* _WHAT YOU SHOULD DO_: Give back exactly the stretch of data below from the line holding "An environmental carbon sample with" through the line holding "soil-respired CO₂ (δ¹³C", both ends included, and leave the remaining lines out.

(Dataset items)
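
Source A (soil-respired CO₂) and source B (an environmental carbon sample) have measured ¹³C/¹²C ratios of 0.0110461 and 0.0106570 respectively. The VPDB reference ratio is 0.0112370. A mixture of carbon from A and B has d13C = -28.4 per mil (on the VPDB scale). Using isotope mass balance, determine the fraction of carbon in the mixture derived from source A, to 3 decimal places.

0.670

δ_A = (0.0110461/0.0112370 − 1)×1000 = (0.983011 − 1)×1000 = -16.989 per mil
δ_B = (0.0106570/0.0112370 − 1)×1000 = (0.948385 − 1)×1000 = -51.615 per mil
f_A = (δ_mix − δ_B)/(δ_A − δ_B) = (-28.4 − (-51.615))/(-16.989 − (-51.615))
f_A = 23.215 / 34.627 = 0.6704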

--

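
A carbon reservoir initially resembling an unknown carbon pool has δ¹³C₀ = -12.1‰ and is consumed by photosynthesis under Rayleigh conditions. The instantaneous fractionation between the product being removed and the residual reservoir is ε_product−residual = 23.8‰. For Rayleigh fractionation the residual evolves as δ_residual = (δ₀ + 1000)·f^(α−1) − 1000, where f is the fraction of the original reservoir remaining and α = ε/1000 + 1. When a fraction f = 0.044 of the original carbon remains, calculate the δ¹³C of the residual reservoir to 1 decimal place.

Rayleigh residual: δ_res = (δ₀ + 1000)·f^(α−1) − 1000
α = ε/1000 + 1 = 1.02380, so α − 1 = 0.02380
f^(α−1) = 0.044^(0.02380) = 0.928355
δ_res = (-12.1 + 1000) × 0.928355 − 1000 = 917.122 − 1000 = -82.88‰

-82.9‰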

==

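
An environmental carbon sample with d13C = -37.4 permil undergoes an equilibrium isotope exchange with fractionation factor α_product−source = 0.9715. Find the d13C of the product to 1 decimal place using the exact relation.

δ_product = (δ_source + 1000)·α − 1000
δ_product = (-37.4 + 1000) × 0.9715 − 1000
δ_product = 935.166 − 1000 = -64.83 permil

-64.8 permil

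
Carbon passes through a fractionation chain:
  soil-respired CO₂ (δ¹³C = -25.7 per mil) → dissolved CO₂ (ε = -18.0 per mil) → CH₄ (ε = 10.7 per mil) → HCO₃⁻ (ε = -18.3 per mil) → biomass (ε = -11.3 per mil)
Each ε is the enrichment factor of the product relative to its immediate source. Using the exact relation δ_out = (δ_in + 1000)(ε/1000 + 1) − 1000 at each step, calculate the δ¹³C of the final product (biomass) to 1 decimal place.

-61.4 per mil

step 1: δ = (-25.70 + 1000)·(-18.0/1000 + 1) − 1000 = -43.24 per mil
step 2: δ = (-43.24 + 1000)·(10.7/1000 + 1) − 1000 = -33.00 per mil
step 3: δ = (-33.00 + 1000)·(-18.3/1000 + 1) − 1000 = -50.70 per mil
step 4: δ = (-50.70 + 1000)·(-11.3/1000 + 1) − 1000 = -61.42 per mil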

* _TASK SOLUTION_:
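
An environmental carbon sample with d13C = -37.4 permil undergoes an equilibrium isotope exchange with fractionation factor α_product−source = 0.9715. Find the d13C of the product to 1 decimal place using the exact relation.

δ_product = (δ_source + 1000)·α − 1000
δ_product = (-37.4 + 1000) × 0.9715 − 1000
δ_product = 935.166 − 1000 = -64.83 permil

-64.8 permil

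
Carbon passes through a fractionation chain:
  soil-respired CO₂ (δ¹³C = -25.7 per mil) → dissolved CO₂ (ε = -18.0 per mil) → CH₄ (ε = 10.7 per mil) → HCO₃⁻ (ε = -18.3 per mil) → biomass (ε = -11.3 per mil)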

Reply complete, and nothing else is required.